## Your instructions
Each record below should be given again exactly as it reads.

## Data to examine

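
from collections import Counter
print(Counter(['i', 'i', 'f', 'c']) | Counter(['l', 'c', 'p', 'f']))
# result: Counter({'i': 2, 'f': 1, 'c': 1, 'l': 1, 'p': 1})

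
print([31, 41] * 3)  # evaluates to [31, 41, 31, 41, 31, 41]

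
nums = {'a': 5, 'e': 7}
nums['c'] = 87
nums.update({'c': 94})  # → {'a': 5, 'e': 7, 'c': 94}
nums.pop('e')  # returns 7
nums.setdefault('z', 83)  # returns 83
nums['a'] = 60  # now {'a': 60, 'c': 94, 'z': 83}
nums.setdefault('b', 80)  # 80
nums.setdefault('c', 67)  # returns 94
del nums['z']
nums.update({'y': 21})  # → {'a': 60, 'c': 94, 'b': 80, 'y': 21}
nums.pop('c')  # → 94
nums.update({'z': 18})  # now {'a': 60, 'b': 80, 'y': 21, 'z': 18}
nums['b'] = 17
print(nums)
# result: {'a': 60, 'b': 17, 'y': 21, 'z': 18}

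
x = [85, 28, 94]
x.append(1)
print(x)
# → [85, 28, 94, 1]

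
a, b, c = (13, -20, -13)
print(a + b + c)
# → -20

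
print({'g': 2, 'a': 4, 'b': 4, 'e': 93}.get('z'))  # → None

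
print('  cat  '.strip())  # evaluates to cat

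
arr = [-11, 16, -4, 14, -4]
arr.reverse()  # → [-4, 14, -4, 16, -11]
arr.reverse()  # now [-11, 16, -4, 14, -4]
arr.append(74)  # [-11, 16, -4, 14, -4, 74]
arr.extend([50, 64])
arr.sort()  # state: [-11, -4, -4, 14, 16, 50, 64, 74]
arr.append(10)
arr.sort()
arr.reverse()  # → [74, 64, 50, 16, 14, 10, -4, -4, -11]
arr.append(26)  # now [74, 64, 50, 16, 14, 10, -4, -4, -11, 26]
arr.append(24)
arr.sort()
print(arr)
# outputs [-11, -4, -4, 10, 14, 16, 24, 26, 50, 64, 74]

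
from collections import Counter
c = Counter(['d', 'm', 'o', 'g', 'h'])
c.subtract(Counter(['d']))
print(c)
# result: Counter({'m': 1, 'o': 1, 'g': 1, 'h': 1, 'd': 0})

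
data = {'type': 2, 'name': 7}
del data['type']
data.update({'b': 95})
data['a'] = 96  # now {'name': 7, 'b': 95, 'a': 96}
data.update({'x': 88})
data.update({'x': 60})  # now {'name': 7, 'b': 95, 'a': 96, 'x': 60}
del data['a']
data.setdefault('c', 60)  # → 60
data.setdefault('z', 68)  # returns 68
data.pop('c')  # 60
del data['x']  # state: {'name': 7, 'b': 95, 'z': 68}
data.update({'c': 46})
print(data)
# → {'name': 7, 'b': 95, 'z': 68, 'c': 46}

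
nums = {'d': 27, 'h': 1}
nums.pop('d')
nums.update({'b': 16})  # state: {'h': 1, 'b': 16}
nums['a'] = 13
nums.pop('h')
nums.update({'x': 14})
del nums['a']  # {'b': 16, 'x': 14}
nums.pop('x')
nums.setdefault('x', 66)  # 66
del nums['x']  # {'b': 16}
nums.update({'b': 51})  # {'b': 51}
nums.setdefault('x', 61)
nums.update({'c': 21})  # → {'b': 51, 'x': 61, 'c': 21}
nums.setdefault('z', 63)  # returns 63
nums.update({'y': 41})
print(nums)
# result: {'b': 51, 'x': 61, 'c': 21, 'z': 63, 'y': 41}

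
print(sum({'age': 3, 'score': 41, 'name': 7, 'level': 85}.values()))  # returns 136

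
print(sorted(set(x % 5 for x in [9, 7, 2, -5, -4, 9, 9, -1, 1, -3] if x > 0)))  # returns [1, 2, 4]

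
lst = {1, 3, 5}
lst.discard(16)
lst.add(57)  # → {1, 3, 5, 57}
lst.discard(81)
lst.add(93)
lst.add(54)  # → {1, 3, 5, 54, 57, 93}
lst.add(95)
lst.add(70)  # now {1, 3, 5, 54, 57, 70, 93, 95}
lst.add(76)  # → {1, 3, 5, 54, 57, 70, 76, 93, 95}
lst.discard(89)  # {1, 3, 5, 54, 57, 70, 76, 93, 95}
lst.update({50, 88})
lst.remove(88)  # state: {1, 3, 5, 50, 54, 57, 70, 76, 93, 95}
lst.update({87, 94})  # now {1, 3, 5, 50, 54, 57, 70, 76, 87, 93, 94, 95}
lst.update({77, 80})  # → {1, 3, 5, 50, 54, 57, 70, 76, 77, 80, 87, 93, 94, 95}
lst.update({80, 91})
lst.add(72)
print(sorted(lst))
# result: [1, 3, 5, 50, 54, 57, 70, 72, 76, 77, 80, 87, 91, 93, 94, 95]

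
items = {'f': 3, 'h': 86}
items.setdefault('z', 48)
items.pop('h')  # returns 86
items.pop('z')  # 48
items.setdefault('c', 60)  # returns 60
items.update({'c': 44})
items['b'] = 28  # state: {'f': 3, 'c': 44, 'b': 28}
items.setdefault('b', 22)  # 28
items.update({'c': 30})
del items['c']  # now {'f': 3, 'b': 28}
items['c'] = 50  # {'f': 3, 'b': 28, 'c': 50}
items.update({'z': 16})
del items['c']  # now {'f': 3, 'b': 28, 'z': 16}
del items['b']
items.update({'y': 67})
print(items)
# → {'f': 3, 'z': 16, 'y': 67}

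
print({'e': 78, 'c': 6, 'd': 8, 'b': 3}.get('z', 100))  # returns 100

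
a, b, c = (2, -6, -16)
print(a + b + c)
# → -20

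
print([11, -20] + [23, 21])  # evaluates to [11, -20, 23, 21]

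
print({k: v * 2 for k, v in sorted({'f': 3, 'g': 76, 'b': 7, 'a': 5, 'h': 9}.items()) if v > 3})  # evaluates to {'a': 10, 'b': 14, 'g': 152, 'h': 18}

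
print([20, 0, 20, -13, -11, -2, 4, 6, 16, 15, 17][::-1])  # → [17, 15, 16, 6, 4, -2, -11, -13, 20, 0, 20]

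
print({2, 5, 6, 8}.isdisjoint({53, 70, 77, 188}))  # True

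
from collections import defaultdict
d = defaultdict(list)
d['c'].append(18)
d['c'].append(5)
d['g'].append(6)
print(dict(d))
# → {'c': [18, 5], 'g': [6]}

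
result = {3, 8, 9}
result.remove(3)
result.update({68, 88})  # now {8, 9, 68, 88}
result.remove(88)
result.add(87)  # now {8, 9, 68, 87}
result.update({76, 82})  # {8, 9, 68, 76, 82, 87}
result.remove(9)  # {8, 68, 76, 82, 87}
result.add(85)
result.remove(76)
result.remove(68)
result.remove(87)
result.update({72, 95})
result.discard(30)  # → {8, 72, 82, 85, 95}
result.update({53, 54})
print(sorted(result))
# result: [8, 53, 54, 72, 82, 85, 95]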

## Exercise output
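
from collections import Counter
print(Counter(['i', 'i', 'f', 'c']) | Counter(['l', 'c', 'p', 'f']))
# result: Counter({'i': 2, 'f': 1, 'c': 1, 'l': 1, 'p': 1})

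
print([31, 41] * 3)  # evaluates to [31, 41, 31, 41, 31, 41]

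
nums = {'a': 5, 'e': 7}
nums['c'] = 87
nums.update({'c': 94})  # → {'a': 5, 'e': 7, 'c': 94}
nums.pop('e')  # returns 7
nums.setdefault('z', 83)  # returns 83
nums['a'] = 60  # now {'a': 60, 'c': 94, 'z': 83}
nums.setdefault('b', 80)  # 80
nums.setdefault('c', 67)  # returns 94
del nums['z']
nums.update({'y': 21})  # → {'a': 60, 'c': 94, 'b': 80, 'y': 21}
nums.pop('c')  # → 94
nums.update({'z': 18})  # now {'a': 60, 'b': 80, 'y': 21, 'z': 18}
nums['b'] = 17
print(nums)
# result: {'a': 60, 'b': 17, 'y': 21, 'z': 18}

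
x = [85, 28, 94]
x.append(1)
print(x)
# → [85, 28, 94, 1]

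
a, b, c = (13, -20, -13)
print(a + b + c)
# → -20

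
print({'g': 2, 'a': 4, 'b': 4, 'e': 93}.get('z'))  # → None

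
print('  cat  '.strip())  # evaluates to cat

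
arr = [-11, 16, -4, 14, -4]
arr.reverse()  # → [-4, 14, -4, 16, -11]
arr.reverse()  # now [-11, 16, -4, 14, -4]
arr.append(74)  # [-11, 16, -4, 14, -4, 74]
arr.extend([50, 64])
arr.sort()  # state: [-11, -4, -4, 14, 16, 50, 64, 74]
arr.append(10)
arr.sort()
arr.reverse()  # → [74, 64, 50, 16, 14, 10, -4, -4, -11]
arr.append(26)  # now [74, 64, 50, 16, 14, 10, -4, -4, -11, 26]
arr.append(24)
arr.sort()
print(arr)
# outputs [-11, -4, -4, 10, 14, 16, 24, 26, 50, 64, 74]

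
from collections import Counter
c = Counter(['d', 'm', 'o', 'g', 'h'])
c.subtract(Counter(['d']))
print(c)
# result: Counter({'m': 1, 'o': 1, 'g': 1, 'h': 1, 'd': 0})

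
data = {'type': 2, 'name': 7}
del data['type']
data.update({'b': 95})
data['a'] = 96  # now {'name': 7, 'b': 95, 'a': 96}
data.update({'x': 88})
data.update({'x': 60})  # now {'name': 7, 'b': 95, 'a': 96, 'x': 60}
del data['a']
data.setdefault('c', 60)  # → 60
data.setdefault('z', 68)  # returns 68
data.pop('c')  # 60
del data['x']  # state: {'name': 7, 'b': 95, 'z': 68}
data.update({'c': 46})
print(data)
# → {'name': 7, 'b': 95, 'z': 68, 'c': 46}

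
nums = {'d': 27, 'h': 1}
nums.pop('d')
nums.update({'b': 16})  # state: {'h': 1, 'b': 16}
nums['a'] = 13
nums.pop('h')
nums.update({'x': 14})
del nums['a']  # {'b': 16, 'x': 14}
nums.pop('x')
nums.setdefault('x', 66)  # 66
del nums['x']  # {'b': 16}
nums.update({'b': 51})  # {'b': 51}
nums.setdefault('x', 61)
nums.update({'c': 21})  # → {'b': 51, 'x': 61, 'c': 21}
nums.setdefault('z', 63)  # returns 63
nums.update({'y': 41})
print(nums)
# result: {'b': 51, 'x': 61, 'c': 21, 'z': 63, 'y': 41}

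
print(sum({'age': 3, 'score': 41, 'name': 7, 'level': 85}.values()))  # returns 136

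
print(sorted(set(x % 5 for x in [9, 7, 2, -5, -4, 9, 9, -1, 1, -3] if x > 0)))  # returns [1, 2, 4]

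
lst = {1, 3, 5}
lst.discard(16)
lst.add(57)  # → {1, 3, 5, 57}
lst.discard(81)
lst.add(93)
lst.add(54)  # → {1, 3, 5, 54, 57, 93}
lst.add(95)
lst.add(70)  # now {1, 3, 5, 54, 57, 70, 93, 95}
lst.add(76)  # → {1, 3, 5, 54, 57, 70, 76, 93, 95}
lst.discard(89)  # {1, 3, 5, 54, 57, 70, 76, 93, 95}
lst.update({50, 88})
lst.remove(88)  # state: {1, 3, 5, 50, 54, 57, 70, 76, 93, 95}
lst.update({87, 94})  # now {1, 3, 5, 50, 54, 57, 70, 76, 87, 93, 94, 95}
lst.update({77, 80})  # → {1, 3, 5, 50, 54, 57, 70, 76, 77, 80, 87, 93, 94, 95}
lst.update({80, 91})
lst.add(72)
print(sorted(lst))
# result: [1, 3, 5, 50, 54, 57, 70, 72, 76, 77, 80, 87, 91, 93, 94, 95]

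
items = {'f': 3, 'h': 86}
items.setdefault('z', 48)
items.pop('h')  # returns 86
items.pop('z')  # 48
items.setdefault('c', 60)  # returns 60
items.update({'c': 44})
items['b'] = 28  # state: {'f': 3, 'c': 44, 'b': 28}
items.setdefault('b', 22)  # 28
items.update({'c': 30})
del items['c']  # now {'f': 3, 'b': 28}
items['c'] = 50  # {'f': 3, 'b': 28, 'c': 50}
items.update({'z': 16})
del items['c']  # now {'f': 3, 'b': 28, 'z': 16}
del items['b']
items.update({'y': 67})
print(items)
# → {'f': 3, 'z': 16, 'y': 67}

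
print({'e': 78, 'c': 6, 'd': 8, 'b': 3}.get('z', 100))  # returns 100

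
a, b, c = (2, -6, -16)
print(a + b + c)
# → -20

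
print([11, -20] + [23, 21])  # evaluates to [11, -20, 23, 21]

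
print({k: v * 2 for k, v in sorted({'f': 3, 'g': 76, 'b': 7, 'a': 5, 'h': 9}.items()) if v > 3})  # evaluates to {'a': 10, 'b': 14, 'g': 152, 'h': 18}

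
print([20, 0, 20, -13, -11, -2, 4, 6, 16, 15, 17][::-1])  # → [17, 15, 16, 6, 4, -2, -11, -13, 20, 0, 20]

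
print({2, 5, 6, 8}.isdisjoint({53, 70, 77, 188}))  # True

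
from collections import defaultdict
d = defaultdict(list)
d['c'].append(18)
d['c'].append(5)
d['g'].append(6)
print(dict(d))
# → {'c': [18, 5], 'g': [6]}

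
result = {3, 8, 9}
result.remove(3)
result.update({68, 88})  # now {8, 9, 68, 88}
result.remove(88)
result.add(87)  # now {8, 9, 68, 87}
result.update({76, 82})  # {8, 9, 68, 76, 82, 87}
result.remove(9)  # {8, 68, 76, 82, 87}
result.add(85)
result.remove(76)
result.remove(68)
result.remove(87)
result.update({72, 95})
result.discard(30)  # → {8, 72, 82, 85, 95}
result.update({53, 54})
print(sorted(result))
# result: [8, 53, 54, 72, 82, 85, 95]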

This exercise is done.